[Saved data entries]
────────────────
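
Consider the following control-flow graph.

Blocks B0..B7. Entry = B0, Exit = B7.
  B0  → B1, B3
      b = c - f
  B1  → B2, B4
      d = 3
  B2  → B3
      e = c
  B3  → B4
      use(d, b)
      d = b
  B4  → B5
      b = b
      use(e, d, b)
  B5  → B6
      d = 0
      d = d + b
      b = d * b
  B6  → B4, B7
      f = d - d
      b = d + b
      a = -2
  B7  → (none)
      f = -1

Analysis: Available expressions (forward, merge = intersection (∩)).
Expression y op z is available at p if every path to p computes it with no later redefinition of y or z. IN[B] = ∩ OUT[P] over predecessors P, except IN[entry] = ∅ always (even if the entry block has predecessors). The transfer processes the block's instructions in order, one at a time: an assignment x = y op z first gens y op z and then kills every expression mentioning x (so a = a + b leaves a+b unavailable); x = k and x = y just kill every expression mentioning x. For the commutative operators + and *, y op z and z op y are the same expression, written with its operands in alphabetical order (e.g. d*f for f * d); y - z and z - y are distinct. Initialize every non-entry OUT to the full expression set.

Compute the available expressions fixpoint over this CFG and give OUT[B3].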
────────────────
Copy the entries exactly as they appear.

> [Task answer]
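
Consider the following control-flow graph.

Blocks B0..B7. Entry = B0, Exit = B7.
  B0  → B1, B3
      b = c - f
  B1  → B2, B4
      d = 3
  B2  → B3
      e = c
  B3  → B4
      use(d, b)
      d = b
  B4  → B5
      b = b
      use(e, d, b)
  B5  → B6
      d = 0
      d = d + b
      b = d * b
  B6  → B4, B7
      f = d - d
      b = d + b
      a = -2
  B7  → (none)
      f = -1

Analysis: Available expressions (forward, merge = intersection (∩)).
Expression y op z is available at p if every path to p computes it with no later redefinition of y or z. IN[B] = ∩ OUT[P] over predecessors P, except IN[entry] = ∅ always (even if the entry block has predecessors). The transfer processes the block's instructions in order, one at a time: an assignment x = y op z first gens y op z and then kills every expression mentioning x (so a = a + b leaves a+b unavailable); x = k and x = y just kill every expression mentioning x. For the commutative operators + and *, y op z and z op y are the same expression, written with its operands in alphabetical order (e.g. d*f for f * d); y - z and z - y are distinct. Initialize every non-entry OUT to the full expression set.

Compute the available expressions fixpoint over this CFG and give OUT[B3].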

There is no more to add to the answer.